● TASK OBJECTIVE
Among the records below, find each line bearing the word "overlapping" and copy it.

● DATA EXCERPTS
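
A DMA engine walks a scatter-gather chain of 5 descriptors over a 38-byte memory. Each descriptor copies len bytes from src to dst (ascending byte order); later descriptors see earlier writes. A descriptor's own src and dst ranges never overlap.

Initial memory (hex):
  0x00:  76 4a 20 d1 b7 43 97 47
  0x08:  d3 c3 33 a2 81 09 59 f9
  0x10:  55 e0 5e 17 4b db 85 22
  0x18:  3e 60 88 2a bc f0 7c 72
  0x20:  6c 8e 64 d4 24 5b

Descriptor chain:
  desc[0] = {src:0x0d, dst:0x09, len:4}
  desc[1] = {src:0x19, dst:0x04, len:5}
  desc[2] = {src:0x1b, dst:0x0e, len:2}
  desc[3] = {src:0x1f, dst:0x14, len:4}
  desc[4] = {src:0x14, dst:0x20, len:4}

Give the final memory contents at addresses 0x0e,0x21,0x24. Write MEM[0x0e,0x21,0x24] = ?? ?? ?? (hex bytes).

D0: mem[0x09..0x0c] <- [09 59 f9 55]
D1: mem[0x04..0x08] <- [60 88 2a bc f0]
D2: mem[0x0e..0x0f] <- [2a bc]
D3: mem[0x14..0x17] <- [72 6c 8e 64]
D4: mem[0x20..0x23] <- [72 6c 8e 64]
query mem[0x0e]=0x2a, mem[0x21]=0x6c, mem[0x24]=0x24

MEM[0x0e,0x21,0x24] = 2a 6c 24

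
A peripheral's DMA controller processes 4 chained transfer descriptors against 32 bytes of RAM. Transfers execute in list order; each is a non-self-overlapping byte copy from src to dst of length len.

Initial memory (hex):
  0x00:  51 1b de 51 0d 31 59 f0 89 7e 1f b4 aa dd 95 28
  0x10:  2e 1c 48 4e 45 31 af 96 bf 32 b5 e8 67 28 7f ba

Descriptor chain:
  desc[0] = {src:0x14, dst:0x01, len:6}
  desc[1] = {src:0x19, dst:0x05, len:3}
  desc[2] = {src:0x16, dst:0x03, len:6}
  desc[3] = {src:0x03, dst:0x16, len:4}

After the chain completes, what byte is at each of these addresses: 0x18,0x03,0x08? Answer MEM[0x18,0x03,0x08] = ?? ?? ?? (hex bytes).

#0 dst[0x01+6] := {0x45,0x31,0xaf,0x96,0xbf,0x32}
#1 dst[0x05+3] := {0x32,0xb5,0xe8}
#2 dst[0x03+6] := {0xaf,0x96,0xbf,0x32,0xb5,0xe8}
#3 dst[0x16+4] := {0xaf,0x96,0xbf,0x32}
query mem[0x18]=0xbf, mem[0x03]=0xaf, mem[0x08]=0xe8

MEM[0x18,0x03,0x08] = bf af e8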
==
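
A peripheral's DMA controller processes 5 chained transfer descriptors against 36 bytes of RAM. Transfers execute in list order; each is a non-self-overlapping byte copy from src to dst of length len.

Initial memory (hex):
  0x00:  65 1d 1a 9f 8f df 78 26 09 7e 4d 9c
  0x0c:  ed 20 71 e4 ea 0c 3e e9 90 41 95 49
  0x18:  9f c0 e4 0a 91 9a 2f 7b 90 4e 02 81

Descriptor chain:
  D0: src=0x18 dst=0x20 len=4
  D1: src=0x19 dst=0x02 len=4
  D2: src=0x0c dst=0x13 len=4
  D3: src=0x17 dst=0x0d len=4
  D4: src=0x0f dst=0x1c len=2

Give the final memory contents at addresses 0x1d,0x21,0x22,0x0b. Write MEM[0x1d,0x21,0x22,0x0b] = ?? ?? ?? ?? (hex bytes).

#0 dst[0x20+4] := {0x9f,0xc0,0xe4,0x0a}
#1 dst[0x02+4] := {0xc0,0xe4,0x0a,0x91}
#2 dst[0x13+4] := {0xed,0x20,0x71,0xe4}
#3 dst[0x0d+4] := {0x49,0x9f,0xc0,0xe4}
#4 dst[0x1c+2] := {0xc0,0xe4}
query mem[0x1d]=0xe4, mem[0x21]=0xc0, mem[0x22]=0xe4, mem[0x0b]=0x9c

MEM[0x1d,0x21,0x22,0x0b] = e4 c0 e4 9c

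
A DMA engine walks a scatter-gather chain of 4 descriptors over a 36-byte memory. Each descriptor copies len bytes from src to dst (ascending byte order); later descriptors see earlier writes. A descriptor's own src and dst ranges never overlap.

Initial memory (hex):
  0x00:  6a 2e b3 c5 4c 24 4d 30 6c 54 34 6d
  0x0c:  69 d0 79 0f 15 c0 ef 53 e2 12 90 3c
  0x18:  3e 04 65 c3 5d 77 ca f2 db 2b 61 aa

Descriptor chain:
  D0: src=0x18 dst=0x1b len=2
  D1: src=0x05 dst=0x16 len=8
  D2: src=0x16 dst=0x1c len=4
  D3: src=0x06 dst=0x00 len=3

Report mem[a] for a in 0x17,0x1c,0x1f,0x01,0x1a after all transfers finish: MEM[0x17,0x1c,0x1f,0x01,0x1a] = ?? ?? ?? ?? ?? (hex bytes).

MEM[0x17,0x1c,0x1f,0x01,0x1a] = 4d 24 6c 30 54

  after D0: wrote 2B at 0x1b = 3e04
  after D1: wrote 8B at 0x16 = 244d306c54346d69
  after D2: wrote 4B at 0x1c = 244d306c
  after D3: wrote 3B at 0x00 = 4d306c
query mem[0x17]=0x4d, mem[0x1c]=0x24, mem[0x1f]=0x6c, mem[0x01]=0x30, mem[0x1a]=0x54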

● SOLVED PROBLEM
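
A peripheral's DMA controller processes 4 chained transfer descriptors against 32 bytes of RAM. Transfers execute in list order; each is a non-self-overlapping byte copy from src to dst of length len.
A peripheral's DMA controller processes 5 chained transfer descriptors against 36 bytes of RAM. Transfers execute in list order; each is a non-self-overlapping byte copy from src to dst of length len.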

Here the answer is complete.